## What this task involves
Across the data below, how many lines have the word "strategy" in them? Respond with the number alone.

Saved entries:
* * * * *
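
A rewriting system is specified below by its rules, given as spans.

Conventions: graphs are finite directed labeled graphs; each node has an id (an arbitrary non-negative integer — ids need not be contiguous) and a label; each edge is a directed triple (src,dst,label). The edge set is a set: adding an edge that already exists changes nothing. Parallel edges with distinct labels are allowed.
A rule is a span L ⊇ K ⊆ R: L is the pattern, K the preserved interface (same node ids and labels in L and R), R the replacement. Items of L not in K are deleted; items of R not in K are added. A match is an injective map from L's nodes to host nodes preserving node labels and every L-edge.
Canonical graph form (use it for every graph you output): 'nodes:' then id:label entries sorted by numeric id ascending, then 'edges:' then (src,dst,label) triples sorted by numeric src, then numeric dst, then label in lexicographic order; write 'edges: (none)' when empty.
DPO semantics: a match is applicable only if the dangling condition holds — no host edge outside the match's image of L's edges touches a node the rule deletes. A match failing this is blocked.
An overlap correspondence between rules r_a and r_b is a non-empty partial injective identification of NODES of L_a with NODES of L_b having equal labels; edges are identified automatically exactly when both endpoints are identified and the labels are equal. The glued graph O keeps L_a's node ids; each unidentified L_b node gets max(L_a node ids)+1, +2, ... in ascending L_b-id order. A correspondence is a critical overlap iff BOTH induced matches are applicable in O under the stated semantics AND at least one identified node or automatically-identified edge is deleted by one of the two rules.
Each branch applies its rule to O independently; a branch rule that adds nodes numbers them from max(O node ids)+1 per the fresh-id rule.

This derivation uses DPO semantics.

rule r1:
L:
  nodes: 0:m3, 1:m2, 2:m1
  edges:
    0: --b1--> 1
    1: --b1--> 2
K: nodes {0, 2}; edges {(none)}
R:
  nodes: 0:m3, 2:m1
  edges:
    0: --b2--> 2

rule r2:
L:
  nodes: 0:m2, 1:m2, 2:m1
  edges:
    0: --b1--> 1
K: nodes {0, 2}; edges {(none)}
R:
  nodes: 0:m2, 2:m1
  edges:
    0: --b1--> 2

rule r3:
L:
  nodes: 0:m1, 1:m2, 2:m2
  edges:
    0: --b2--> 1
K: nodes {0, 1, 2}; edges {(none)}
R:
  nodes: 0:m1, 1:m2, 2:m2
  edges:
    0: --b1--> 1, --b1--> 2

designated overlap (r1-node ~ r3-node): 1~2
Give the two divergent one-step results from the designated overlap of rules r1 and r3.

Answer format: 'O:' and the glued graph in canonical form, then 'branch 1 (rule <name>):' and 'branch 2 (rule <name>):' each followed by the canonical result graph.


O:
nodes: 0:m3, 1:m2, 2:m1, 3:m1, 4:m2
edges: (0,1,b1); (1,2,b1); (3,4,b2)
branch 1 (rule r1):
nodes: 0:m3, 2:m1, 3:m1, 4:m2
edges: (0,2,b2); (3,4,b2)
branch 2 (rule r3):
nodes: 0:m3, 1:m2, 2:m1, 3:m1, 4:m2
edges: (0,1,b1); (1,2,b1); (3,1,b1); (3,4,b1)


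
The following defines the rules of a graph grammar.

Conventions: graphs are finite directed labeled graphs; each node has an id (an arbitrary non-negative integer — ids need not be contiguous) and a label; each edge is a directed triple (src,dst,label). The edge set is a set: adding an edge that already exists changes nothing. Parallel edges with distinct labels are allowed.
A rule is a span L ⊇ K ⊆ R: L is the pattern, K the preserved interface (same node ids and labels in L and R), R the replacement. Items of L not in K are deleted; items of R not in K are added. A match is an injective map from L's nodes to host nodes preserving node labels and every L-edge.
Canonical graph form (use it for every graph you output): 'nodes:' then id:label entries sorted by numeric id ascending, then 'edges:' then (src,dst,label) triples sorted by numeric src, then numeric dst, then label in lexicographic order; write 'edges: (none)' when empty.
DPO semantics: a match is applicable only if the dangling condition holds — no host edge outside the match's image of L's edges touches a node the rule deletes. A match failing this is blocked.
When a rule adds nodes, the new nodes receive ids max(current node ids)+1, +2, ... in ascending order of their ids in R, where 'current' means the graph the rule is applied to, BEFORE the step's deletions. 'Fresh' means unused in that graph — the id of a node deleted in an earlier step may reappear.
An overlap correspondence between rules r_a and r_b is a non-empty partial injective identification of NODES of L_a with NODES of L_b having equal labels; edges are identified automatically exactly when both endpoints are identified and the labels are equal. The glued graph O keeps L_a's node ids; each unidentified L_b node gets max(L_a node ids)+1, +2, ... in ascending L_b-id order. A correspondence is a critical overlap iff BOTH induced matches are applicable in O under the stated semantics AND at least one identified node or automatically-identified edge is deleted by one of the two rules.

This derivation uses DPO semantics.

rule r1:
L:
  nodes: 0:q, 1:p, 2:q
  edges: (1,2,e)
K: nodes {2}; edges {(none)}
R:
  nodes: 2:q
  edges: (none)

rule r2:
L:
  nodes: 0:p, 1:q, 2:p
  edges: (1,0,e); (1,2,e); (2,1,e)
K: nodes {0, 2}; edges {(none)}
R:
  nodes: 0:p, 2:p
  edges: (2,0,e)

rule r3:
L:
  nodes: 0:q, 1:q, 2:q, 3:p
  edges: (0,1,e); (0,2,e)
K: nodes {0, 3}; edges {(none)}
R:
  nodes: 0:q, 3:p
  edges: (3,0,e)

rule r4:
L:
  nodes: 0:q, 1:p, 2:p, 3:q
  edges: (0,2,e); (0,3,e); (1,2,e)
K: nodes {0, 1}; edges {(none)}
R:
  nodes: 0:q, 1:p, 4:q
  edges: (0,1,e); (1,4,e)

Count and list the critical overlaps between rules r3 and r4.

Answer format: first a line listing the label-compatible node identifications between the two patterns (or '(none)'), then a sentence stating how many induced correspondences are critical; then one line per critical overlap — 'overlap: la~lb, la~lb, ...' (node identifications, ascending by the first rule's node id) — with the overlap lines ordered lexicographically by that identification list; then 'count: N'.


label-compatible node identifications between L(r3) and L(r4): 0~0, 0~3, 1~0, 1~3, 2~0, 2~3, 3~1, 3~2
8 of the induced correspondences are critical overlaps of r3 and r4.
overlap: 0~0, 1~3
overlap: 0~0, 1~3, 3~1
overlap: 0~0, 1~3, 3~2
overlap: 0~0, 2~3
overlap: 0~0, 2~3, 3~1
overlap: 0~0, 2~3, 3~2
overlap: 0~0, 3~2
overlap: 3~2
count: 8


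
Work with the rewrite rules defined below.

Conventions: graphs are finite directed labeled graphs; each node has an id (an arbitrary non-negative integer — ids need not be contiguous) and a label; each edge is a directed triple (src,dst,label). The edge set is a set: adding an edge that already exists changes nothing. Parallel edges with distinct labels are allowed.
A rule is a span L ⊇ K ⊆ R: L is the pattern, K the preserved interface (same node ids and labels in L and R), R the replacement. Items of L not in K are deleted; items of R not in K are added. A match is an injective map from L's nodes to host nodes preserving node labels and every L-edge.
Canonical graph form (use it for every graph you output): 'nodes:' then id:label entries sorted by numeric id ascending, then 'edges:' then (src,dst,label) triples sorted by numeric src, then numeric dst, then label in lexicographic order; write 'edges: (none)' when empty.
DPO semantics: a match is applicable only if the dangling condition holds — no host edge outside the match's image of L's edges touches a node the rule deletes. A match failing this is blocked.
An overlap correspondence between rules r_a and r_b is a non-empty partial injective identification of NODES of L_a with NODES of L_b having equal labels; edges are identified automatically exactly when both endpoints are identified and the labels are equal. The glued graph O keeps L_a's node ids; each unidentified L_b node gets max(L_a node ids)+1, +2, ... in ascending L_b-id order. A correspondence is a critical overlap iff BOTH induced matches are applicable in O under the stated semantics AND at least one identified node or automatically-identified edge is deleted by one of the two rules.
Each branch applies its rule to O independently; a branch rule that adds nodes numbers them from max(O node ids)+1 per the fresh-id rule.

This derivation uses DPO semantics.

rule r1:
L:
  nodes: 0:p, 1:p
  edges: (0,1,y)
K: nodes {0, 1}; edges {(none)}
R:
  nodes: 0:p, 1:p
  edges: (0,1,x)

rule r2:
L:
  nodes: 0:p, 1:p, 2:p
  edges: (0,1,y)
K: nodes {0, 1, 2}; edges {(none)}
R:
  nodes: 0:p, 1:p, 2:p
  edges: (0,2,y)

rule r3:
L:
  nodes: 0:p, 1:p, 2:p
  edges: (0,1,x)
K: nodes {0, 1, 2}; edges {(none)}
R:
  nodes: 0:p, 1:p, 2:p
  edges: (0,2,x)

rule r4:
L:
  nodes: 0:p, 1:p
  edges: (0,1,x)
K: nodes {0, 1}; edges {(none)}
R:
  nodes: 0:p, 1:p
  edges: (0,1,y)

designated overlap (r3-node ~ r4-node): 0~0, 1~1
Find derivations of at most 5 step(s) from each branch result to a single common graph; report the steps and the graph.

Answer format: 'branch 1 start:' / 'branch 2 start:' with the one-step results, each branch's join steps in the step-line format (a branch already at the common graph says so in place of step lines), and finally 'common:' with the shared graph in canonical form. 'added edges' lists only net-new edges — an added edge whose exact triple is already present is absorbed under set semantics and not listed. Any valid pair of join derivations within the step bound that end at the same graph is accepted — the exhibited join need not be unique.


branch 1 start:
nodes: 0:p, 1:p, 2:p
edges: (0,2,x)
branch 2 start:
nodes: 0:p, 1:p, 2:p
edges: (0,1,y)
branch 1 step 1: rule r3; match: 0->0, 1->2, 2->1; deleted nodes (none); deleted edges (0,2,x); added nodes (none); added edges (0,1,x); result: nodes: 0:p, 1:p, 2:p edges: (0,1,x)
branch 2 step 1: rule r1; match: 0->0, 1->1; deleted nodes (none); deleted edges (0,1,y); added nodes (none); added edges (0,1,x); result: nodes: 0:p, 1:p, 2:p edges: (0,1,x)
common:
nodes: 0:p, 1:p, 2:p
edges: (0,1,x)


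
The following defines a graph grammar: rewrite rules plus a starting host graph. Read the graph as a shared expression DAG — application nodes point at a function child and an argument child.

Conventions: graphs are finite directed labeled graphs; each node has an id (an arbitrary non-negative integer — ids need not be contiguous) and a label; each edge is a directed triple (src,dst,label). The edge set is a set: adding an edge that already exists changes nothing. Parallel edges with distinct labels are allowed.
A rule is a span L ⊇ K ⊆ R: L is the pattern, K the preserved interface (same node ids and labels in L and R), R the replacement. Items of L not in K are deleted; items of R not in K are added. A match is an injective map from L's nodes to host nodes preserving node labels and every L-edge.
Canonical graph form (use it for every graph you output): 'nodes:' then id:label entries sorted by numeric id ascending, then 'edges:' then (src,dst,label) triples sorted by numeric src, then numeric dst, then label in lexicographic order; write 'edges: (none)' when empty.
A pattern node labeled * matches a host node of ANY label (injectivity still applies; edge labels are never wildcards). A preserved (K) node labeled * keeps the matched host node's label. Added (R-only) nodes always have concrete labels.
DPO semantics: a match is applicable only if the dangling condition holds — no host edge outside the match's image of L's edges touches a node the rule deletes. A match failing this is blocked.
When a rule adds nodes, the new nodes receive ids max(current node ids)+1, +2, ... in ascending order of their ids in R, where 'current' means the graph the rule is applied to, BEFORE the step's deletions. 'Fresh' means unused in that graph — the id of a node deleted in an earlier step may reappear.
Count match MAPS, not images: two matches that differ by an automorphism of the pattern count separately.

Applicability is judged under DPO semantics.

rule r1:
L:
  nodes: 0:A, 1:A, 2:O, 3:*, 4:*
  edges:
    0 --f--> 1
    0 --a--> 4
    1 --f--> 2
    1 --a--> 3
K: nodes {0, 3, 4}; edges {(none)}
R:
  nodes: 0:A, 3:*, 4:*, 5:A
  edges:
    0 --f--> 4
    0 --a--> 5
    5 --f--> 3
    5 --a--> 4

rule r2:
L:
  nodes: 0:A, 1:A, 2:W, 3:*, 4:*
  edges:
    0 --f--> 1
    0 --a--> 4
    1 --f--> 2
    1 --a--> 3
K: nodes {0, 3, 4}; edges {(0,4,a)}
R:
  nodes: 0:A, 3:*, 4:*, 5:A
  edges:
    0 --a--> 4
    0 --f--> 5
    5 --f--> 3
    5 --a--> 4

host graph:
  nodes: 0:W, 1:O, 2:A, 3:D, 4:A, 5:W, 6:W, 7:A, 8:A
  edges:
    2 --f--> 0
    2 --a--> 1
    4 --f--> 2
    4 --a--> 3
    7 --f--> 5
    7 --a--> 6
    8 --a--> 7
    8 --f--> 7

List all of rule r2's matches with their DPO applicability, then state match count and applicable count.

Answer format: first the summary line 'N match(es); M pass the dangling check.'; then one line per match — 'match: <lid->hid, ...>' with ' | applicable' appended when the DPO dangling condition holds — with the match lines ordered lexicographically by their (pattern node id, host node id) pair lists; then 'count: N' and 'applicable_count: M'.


1 match(es); 1 pass the dangling check.
match: 0->4, 1->2, 2->0, 3->1, 4->3 | applicable
count: 1
applicable_count: 1


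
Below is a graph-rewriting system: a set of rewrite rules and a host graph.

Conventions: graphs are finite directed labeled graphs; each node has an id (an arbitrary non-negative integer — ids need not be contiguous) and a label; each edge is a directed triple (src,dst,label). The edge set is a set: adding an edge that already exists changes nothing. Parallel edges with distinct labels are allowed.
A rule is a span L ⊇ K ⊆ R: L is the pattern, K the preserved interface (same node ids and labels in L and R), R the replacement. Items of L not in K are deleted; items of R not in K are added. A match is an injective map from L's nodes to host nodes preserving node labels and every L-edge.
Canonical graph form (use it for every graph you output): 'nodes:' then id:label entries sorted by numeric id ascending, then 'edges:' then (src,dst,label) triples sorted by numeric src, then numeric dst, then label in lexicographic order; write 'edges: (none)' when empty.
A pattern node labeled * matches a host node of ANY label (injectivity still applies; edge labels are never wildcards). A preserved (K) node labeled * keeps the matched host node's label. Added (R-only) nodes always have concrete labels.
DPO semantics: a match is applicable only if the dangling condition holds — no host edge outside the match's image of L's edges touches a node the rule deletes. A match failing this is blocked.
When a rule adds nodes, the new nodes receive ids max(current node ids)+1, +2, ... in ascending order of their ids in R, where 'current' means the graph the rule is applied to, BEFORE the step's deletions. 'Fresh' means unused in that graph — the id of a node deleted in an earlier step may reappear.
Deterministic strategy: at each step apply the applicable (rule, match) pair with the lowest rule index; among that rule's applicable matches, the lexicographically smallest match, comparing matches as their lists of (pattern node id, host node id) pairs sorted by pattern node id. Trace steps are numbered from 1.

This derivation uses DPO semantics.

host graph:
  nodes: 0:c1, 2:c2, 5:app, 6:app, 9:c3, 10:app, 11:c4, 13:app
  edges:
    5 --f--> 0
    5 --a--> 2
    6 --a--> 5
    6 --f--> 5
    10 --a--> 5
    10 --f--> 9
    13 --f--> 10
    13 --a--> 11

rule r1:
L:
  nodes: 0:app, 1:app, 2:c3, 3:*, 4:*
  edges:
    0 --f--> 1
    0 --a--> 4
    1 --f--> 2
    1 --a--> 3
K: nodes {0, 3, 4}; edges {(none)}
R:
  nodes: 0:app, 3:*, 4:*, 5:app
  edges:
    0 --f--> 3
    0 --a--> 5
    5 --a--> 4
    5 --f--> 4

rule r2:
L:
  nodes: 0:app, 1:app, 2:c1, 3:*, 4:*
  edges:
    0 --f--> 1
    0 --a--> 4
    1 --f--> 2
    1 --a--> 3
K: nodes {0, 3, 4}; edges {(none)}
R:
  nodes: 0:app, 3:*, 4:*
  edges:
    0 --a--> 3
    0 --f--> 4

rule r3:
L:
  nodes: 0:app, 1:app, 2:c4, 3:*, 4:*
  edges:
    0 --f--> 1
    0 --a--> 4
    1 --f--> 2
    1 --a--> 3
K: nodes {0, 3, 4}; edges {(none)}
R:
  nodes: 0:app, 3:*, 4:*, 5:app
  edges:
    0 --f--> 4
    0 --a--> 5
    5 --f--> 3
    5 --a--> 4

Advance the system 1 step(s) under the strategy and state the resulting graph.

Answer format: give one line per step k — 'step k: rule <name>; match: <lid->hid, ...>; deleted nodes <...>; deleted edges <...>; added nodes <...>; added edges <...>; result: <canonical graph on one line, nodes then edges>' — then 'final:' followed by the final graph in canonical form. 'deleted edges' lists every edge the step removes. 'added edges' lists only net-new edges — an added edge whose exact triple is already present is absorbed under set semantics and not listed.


step 1: rule r1; match: 0->13, 1->10, 2->9, 3->5, 4->11; deleted nodes 9, 10; deleted edges (10,5,a); (10,9,f); (13,10,f); (13,11,a); added nodes 14; added edges (13,5,f); (13,14,a); (14,11,a); (14,11,f); result: nodes: 0:c1, 2:c2, 5:app, 6:app, 11:c4, 13:app, 14:app edges: (5,0,f); (5,2,a); (6,5,a); (6,5,f); (13,5,f); (13,14,a); (14,11,a); (14,11,f)
final:
nodes: 0:c1, 2:c2, 5:app, 6:app, 11:c4, 13:app, 14:app
edges: (5,0,f); (5,2,a); (6,5,a); (6,5,f); (13,5,f); (13,14,a); (14,11,a); (14,11,f)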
* * * * *
## Answer to this problem
2